-- Work task --
Type out the records again, exactly as they are.

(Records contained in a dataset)
____
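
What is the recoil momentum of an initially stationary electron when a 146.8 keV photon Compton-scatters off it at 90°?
9.9345e-23 kg·m/s

The electron is initially at rest, so by conservation of momentum:
p⃗_e = p⃗₀ − p⃗'  (incident photon momentum minus scattered photon momentum)

Photon momentum magnitudes (p = h/λ = E/c):
λ₀ = hc/E₀ = 8.4458 pm → p₀ = h/λ₀ = 7.8454e-23 kg·m/s
Δλ = λ_C(1 − cos 90°) = 2.4263 pm
λ' = 10.8721 pm → p' = h/λ' = 6.0946e-23 kg·m/s

The scattered photon makes angle θ = 90° with the incident direction, so by the law of cosines:
|p⃗_e|² = p₀² + p'² − 2p₀p'cos θ
|p⃗_e|² = (7.8454e-23)² + (6.0946e-23)² − 2·7.8454e-23·6.0946e-23·cos(90°)
|p⃗_e| = 9.9345e-23 kg·m/s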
____
-- Result for this task --
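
What is the recoil momentum of an initially stationary electron when a 146.8 keV photon Compton-scatters off it at 90°?
9.9345e-23 kg·m/s

The electron is initially at rest, so by conservation of momentum:
p⃗_e = p⃗₀ − p⃗'  (incident photon momentum minus scattered photon momentum)

Photon momentum magnitudes (p = h/λ = E/c):
λ₀ = hc/E₀ = 8.4458 pm → p₀ = h/λ₀ = 7.8454e-23 kg·m/s
Δλ = λ_C(1 − cos 90°) = 2.4263 pm
λ' = 10.8721 pm → p' = h/λ' = 6.0946e-23 kg·m/s

The scattered photon makes angle θ = 90° with the incident direction, so by the law of cosines:
|p⃗_e|² = p₀² + p'² − 2p₀p'cos θ
|p⃗_e|² = (7.8454e-23)² + (6.0946e-23)² − 2·7.8454e-23·6.0946e-23·cos(90°)
|p⃗_e| = 9.9345e-23 kg·m/s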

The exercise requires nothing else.